┌────────
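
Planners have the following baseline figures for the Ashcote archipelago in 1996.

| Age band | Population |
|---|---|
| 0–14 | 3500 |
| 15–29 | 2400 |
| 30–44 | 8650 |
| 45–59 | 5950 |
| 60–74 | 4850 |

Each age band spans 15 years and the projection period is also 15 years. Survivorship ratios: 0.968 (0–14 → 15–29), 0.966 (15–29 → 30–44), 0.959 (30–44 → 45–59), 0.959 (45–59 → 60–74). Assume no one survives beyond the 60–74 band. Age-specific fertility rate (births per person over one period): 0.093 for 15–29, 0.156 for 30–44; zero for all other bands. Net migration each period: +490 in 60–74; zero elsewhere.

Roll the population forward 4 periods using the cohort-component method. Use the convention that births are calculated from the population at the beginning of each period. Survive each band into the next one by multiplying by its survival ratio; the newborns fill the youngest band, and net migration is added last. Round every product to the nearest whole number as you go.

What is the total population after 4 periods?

[period 1]
Births: 2400 * 0.093 = 223  |  8650 * 0.156 = 1349 → 1572
15–29: 3500 * 0.968 = 3388
30–44: 2400 * 0.966 = 2318
45–59: 8650 * 0.959 = 8295
60–74: 5950 * 0.959 = 5706
Net migration: 60–74 + 490 → 6196
→ [1572, 3388, 2318, 8295, 6196]
[period 2]
Births: 3388 * 0.093 = 315  |  2318 * 0.156 = 362 → 677
15–29: 1572 * 0.968 = 1522
30–44: 3388 * 0.966 = 3273
45–59: 2318 * 0.959 = 2223
60–74: 8295 * 0.959 = 7955
Net migration: 60–74 + 490 → 8445
→ [677, 1522, 3273, 2223, 8445]
[period 3]
Births: 1522 * 0.093 = 142  |  3273 * 0.156 = 511 → 653
15–29: 677 * 0.968 = 655
30–44: 1522 * 0.966 = 1470
45–59: 3273 * 0.959 = 3139
60–74: 2223 * 0.959 = 2132
Net migration: 60–74 + 490 → 2622
→ [653, 655, 1470, 3139, 2622]
[period 4]
Births: 655 * 0.093 = 61  |  1470 * 0.156 = 229 → 290
15–29: 653 * 0.968 = 632
30–44: 655 * 0.966 = 633
45–59: 1470 * 0.959 = 1410
60–74: 3139 * 0.959 = 3010
Net migration: 60–74 + 490 → 3500
→ [290, 632, 633, 1410, 3500]
Total after period 4: 290 + 632 + 633 + 1410 + 3500 = 6465

6465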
└────────
(TASK DESCRIPTION) Each line of the material above needs to be quoted exactly, please.

(TASK OUTPUT)
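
Planners have the following baseline figures for the Ashcote archipelago in 1996.

| Age band | Population |
|---|---|
| 0–14 | 3500 |
| 15–29 | 2400 |
| 30–44 | 8650 |
| 45–59 | 5950 |
| 60–74 | 4850 |

Each age band spans 15 years and the projection period is also 15 years. Survivorship ratios: 0.968 (0–14 → 15–29), 0.966 (15–29 → 30–44), 0.959 (30–44 → 45–59), 0.959 (45–59 → 60–74). Assume no one survives beyond the 60–74 band. Age-specific fertility rate (births per person over one period): 0.093 for 15–29, 0.156 for 30–44; zero for all other bands. Net migration each period: +490 in 60–74; zero elsewhere.

Roll the population forward 4 periods using the cohort-component method. Use the convention that births are calculated from the population at the beginning of each period. Survive each band into the next one by multiplying by its survival ratio; the newborns fill the youngest band, and net migration is added last. Round every product to the nearest whole number as you go.

What is the total population after 4 periods?

[period 1]
Births: 2400 * 0.093 = 223  |  8650 * 0.156 = 1349 → 1572
15–29: 3500 * 0.968 = 3388
30–44: 2400 * 0.966 = 2318
45–59: 8650 * 0.959 = 8295
60–74: 5950 * 0.959 = 5706
Net migration: 60–74 + 490 → 6196
→ [1572, 3388, 2318, 8295, 6196]
[period 2]
Births: 3388 * 0.093 = 315  |  2318 * 0.156 = 362 → 677
15–29: 1572 * 0.968 = 1522
30–44: 3388 * 0.966 = 3273
45–59: 2318 * 0.959 = 2223
60–74: 8295 * 0.959 = 7955
Net migration: 60–74 + 490 → 8445
→ [677, 1522, 3273, 2223, 8445]
[period 3]
Births: 1522 * 0.093 = 142  |  3273 * 0.156 = 511 → 653
15–29: 677 * 0.968 = 655
30–44: 1522 * 0.966 = 1470
45–59: 3273 * 0.959 = 3139
60–74: 2223 * 0.959 = 2132
Net migration: 60–74 + 490 → 2622
→ [653, 655, 1470, 3139, 2622]
[period 4]
Births: 655 * 0.093 = 61  |  1470 * 0.156 = 229 → 290
15–29: 653 * 0.968 = 632
30–44: 655 * 0.966 = 633
45–59: 1470 * 0.959 = 1410
60–74: 3139 * 0.959 = 3010
Net migration: 60–74 + 490 → 3500
→ [290, 632, 633, 1410, 3500]
Total after period 4: 290 + 632 + 633 + 1410 + 3500 = 6465

6465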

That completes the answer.